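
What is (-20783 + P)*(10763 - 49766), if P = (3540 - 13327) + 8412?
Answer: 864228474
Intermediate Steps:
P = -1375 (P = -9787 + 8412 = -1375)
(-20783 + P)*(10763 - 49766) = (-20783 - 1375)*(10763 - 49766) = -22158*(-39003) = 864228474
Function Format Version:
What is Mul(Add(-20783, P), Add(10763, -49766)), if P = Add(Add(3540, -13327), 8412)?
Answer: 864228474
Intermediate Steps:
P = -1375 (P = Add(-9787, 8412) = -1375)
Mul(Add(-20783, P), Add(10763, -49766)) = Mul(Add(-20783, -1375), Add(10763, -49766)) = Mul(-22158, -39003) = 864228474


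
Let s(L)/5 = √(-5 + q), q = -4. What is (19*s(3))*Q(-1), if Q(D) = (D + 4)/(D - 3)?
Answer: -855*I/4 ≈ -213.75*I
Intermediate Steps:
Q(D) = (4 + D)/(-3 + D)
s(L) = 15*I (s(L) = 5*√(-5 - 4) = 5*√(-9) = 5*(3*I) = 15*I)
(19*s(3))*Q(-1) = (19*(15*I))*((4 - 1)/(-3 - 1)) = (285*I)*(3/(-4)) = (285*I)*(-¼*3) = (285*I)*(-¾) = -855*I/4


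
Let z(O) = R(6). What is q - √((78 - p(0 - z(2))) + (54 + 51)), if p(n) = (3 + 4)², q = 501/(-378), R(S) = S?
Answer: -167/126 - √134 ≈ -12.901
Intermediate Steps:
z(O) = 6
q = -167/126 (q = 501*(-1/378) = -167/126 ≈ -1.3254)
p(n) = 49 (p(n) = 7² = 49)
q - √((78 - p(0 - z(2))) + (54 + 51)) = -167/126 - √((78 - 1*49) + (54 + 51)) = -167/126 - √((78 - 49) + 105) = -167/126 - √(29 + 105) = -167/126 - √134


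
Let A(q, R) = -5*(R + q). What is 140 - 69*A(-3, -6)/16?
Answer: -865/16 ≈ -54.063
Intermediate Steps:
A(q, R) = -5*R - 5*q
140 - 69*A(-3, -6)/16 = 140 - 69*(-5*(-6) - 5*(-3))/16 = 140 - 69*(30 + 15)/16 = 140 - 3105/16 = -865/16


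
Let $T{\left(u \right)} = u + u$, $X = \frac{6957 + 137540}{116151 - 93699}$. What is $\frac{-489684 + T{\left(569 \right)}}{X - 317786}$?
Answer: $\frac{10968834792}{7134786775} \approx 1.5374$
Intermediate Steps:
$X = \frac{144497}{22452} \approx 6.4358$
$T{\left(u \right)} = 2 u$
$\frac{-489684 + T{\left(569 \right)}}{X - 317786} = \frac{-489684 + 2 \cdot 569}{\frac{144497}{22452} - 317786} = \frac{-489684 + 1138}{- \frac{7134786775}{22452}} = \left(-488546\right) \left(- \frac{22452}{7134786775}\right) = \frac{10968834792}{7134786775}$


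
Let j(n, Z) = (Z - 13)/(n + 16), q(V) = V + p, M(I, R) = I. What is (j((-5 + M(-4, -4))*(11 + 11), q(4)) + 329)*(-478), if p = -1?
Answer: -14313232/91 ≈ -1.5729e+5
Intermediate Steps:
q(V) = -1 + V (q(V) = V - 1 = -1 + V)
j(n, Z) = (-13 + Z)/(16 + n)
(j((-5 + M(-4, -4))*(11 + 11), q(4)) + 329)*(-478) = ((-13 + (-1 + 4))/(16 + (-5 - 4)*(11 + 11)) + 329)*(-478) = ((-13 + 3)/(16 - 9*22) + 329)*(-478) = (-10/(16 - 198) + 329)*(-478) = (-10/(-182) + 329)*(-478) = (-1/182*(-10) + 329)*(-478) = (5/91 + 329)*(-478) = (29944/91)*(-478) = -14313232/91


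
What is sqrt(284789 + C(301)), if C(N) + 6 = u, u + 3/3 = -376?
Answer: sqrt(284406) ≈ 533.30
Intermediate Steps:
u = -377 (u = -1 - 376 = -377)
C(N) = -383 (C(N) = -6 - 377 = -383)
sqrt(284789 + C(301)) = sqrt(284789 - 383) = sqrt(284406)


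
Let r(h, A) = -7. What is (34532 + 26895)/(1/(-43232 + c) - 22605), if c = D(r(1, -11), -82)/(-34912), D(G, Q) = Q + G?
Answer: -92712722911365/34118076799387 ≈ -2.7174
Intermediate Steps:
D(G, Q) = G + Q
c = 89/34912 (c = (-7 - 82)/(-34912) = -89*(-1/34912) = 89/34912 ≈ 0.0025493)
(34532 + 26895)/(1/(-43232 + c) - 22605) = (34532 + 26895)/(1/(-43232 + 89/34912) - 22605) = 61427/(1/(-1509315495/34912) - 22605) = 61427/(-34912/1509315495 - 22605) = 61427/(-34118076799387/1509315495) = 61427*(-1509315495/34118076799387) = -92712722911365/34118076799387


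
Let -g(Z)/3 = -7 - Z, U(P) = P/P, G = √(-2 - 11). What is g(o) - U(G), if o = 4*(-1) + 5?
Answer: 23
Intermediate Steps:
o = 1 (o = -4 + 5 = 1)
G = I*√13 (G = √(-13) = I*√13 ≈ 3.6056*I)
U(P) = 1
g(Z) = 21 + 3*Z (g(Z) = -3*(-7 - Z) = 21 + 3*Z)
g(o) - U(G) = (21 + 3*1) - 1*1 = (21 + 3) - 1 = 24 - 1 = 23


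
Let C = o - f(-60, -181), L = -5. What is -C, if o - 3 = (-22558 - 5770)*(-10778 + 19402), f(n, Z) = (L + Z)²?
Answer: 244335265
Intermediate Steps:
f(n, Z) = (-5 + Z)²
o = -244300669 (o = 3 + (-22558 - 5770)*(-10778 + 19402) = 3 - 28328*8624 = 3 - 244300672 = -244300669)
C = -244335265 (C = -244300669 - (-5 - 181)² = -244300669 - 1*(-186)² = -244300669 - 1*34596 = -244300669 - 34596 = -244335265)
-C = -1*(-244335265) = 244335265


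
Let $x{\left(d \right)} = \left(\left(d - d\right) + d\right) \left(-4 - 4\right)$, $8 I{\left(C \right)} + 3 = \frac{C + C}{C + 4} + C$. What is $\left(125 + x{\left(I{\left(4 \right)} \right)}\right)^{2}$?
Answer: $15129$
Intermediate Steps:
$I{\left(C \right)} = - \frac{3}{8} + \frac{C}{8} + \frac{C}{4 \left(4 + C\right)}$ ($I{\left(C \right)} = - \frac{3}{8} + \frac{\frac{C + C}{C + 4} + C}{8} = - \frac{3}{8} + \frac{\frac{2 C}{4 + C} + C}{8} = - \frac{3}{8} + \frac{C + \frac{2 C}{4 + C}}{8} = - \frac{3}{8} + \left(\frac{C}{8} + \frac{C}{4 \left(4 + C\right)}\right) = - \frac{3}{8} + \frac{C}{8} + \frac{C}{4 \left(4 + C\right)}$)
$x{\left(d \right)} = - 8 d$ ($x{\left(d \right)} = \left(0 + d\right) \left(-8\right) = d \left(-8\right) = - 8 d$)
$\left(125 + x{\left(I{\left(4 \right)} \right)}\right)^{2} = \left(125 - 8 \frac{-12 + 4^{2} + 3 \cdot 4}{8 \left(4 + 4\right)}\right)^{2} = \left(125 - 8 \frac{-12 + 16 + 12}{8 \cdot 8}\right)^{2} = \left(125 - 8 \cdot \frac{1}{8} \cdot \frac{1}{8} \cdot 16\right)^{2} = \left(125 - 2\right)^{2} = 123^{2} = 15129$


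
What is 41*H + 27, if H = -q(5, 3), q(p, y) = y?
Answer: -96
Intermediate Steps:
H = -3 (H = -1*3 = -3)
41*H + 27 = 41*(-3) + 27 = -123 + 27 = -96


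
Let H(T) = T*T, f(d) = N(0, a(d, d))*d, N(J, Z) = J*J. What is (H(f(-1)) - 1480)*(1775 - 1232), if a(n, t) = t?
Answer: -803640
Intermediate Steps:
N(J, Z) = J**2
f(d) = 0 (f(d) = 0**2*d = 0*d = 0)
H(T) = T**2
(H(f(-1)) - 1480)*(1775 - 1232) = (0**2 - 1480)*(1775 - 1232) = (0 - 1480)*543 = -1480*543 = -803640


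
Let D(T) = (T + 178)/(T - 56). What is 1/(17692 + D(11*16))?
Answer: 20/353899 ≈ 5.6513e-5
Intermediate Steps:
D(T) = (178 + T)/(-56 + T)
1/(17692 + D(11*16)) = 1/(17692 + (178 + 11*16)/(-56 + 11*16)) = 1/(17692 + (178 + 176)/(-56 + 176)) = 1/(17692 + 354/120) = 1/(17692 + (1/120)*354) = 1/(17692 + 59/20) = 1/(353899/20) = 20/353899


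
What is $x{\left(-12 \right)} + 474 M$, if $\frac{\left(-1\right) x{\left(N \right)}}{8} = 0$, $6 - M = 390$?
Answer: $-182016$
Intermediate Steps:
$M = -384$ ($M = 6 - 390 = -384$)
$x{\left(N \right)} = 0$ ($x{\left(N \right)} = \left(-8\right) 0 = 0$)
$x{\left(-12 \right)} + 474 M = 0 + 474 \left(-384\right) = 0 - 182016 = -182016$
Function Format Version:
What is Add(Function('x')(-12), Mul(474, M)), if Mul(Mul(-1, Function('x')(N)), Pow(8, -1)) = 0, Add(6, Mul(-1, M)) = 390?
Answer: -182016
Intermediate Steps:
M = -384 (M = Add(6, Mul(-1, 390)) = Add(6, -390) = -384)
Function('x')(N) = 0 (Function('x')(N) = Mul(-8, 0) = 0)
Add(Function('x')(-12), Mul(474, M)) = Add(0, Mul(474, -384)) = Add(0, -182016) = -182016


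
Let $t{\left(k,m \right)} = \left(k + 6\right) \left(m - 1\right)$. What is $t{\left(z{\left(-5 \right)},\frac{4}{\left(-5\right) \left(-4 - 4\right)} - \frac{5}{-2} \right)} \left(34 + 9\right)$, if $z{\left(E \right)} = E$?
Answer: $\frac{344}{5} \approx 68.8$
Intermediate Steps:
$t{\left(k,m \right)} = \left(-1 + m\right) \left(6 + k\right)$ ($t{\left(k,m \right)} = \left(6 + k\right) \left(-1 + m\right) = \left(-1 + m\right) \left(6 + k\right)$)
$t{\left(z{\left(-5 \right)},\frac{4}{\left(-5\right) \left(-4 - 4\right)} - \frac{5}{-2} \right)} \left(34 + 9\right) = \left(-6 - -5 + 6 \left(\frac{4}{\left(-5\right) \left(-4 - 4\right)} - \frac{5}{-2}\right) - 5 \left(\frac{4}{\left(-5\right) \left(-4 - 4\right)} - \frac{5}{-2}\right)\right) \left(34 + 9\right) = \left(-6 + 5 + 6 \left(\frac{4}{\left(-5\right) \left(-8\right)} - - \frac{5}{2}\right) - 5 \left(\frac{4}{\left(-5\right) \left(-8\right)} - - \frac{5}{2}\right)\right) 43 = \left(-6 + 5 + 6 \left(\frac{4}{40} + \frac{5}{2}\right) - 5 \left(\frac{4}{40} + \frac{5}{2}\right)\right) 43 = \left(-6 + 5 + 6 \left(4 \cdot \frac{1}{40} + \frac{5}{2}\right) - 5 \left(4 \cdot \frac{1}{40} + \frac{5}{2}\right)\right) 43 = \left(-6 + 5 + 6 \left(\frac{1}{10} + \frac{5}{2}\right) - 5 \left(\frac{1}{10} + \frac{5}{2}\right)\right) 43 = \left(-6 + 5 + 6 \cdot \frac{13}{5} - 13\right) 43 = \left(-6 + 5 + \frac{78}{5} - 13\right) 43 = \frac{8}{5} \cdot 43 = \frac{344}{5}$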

******************************

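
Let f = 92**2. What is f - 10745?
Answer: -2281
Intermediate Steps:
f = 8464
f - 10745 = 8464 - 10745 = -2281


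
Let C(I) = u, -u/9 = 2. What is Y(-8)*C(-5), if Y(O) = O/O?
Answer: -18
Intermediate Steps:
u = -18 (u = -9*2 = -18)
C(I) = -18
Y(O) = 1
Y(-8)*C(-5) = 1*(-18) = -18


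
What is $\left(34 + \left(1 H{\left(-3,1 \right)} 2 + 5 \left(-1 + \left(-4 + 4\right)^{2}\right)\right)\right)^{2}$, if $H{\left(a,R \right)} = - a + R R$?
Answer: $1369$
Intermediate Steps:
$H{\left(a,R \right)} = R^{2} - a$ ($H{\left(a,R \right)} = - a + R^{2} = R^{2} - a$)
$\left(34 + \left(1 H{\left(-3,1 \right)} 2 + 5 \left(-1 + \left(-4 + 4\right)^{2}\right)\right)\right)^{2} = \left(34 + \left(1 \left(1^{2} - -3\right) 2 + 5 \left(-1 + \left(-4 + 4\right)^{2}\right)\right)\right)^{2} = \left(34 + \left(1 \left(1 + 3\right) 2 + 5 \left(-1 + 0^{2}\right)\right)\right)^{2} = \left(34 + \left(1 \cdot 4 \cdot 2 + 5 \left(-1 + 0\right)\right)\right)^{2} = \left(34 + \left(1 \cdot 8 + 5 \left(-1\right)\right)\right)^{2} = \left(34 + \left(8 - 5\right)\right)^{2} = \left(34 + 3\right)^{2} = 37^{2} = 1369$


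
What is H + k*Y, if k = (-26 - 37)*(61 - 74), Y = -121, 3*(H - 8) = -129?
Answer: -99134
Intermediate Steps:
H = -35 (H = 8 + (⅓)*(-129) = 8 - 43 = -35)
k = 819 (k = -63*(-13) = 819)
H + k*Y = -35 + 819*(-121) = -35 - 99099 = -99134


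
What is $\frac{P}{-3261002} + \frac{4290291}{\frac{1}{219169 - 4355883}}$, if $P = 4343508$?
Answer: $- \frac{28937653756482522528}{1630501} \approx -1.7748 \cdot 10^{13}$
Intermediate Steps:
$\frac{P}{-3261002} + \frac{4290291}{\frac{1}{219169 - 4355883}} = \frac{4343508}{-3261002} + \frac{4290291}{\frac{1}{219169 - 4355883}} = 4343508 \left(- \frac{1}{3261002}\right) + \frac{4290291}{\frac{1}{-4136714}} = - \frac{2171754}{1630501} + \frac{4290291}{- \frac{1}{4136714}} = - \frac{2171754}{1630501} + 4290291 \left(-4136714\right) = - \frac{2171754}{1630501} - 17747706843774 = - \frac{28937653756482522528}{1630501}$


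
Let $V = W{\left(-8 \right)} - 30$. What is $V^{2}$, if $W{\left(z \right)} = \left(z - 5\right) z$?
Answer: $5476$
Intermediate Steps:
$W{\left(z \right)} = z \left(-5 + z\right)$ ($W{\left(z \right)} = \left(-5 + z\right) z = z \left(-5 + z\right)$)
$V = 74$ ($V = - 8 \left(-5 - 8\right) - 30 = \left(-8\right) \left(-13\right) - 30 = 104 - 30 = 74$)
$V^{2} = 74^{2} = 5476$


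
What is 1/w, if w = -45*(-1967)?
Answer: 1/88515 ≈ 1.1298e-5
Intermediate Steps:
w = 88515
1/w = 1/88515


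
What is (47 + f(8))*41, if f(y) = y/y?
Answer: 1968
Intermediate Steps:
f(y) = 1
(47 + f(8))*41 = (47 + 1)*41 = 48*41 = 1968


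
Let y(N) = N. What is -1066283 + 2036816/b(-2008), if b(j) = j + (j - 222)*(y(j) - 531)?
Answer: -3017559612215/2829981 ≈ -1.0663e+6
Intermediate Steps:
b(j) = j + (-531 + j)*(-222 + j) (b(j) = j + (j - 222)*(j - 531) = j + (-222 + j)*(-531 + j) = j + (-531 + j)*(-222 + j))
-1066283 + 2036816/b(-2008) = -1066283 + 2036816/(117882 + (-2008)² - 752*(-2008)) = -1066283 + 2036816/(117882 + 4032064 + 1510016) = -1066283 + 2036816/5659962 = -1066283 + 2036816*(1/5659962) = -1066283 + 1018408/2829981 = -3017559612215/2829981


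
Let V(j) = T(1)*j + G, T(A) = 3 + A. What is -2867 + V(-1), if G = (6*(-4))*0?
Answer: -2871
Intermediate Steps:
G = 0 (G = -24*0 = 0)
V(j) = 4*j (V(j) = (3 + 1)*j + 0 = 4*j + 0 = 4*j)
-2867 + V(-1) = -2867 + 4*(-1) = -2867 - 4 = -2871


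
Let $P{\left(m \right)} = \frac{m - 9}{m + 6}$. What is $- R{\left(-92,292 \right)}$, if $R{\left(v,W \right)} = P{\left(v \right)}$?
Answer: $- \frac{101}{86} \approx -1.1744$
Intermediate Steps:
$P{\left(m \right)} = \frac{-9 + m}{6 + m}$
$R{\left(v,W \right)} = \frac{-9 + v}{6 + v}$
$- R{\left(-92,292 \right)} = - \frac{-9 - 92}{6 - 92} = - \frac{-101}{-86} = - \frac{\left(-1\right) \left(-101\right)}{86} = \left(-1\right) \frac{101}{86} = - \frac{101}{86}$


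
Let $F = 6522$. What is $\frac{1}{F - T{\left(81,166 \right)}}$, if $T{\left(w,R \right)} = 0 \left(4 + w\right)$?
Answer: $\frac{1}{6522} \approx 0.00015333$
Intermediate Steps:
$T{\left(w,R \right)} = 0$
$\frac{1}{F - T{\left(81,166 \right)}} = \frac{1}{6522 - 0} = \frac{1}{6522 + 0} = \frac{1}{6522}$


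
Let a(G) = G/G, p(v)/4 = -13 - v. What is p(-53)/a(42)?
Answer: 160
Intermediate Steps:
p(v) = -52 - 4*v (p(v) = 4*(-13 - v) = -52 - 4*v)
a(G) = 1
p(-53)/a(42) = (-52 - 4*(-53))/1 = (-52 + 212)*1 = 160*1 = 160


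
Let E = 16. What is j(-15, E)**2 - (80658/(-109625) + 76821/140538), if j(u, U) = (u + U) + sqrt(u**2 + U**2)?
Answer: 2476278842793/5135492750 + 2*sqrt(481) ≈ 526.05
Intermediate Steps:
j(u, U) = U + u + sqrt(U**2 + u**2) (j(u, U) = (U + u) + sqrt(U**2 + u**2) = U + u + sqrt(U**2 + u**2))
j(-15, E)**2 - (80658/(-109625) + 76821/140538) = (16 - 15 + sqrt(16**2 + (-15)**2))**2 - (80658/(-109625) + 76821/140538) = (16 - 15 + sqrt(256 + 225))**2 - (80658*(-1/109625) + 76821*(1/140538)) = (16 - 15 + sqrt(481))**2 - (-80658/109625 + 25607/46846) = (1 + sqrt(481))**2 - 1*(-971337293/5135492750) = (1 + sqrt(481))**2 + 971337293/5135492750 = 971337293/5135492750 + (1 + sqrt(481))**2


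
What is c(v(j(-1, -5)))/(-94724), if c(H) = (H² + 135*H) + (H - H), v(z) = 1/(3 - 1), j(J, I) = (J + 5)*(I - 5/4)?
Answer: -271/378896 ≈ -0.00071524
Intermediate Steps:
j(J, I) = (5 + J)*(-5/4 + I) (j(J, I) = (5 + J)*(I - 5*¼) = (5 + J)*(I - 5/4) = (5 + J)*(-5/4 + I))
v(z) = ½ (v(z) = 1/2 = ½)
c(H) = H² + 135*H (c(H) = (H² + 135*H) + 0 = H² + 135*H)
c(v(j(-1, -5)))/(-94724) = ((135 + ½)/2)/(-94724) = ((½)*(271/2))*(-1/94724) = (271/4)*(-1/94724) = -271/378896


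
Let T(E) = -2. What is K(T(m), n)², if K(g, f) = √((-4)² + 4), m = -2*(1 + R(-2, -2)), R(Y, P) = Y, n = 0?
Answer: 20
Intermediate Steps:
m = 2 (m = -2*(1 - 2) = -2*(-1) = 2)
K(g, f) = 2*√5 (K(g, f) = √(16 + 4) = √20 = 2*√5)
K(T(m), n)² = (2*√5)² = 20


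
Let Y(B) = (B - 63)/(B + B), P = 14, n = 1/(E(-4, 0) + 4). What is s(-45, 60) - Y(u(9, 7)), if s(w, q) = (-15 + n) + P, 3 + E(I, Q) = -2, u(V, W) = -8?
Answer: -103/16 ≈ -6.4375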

******************************

### TASK INSTRUCTIONS
Beginning with the line containing "0$, $6 - M = 390$?" in the material above, copy every line exactly until you have copied the line containing "Answer: $-182016$".

### RESULT OF THE TASK
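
What is $x{\left(-12 \right)} + 474 M$, if $\frac{\left(-1\right) x{\left(N \right)}}{8} = 0$, $6 - M = 390$?
Answer: $-182016$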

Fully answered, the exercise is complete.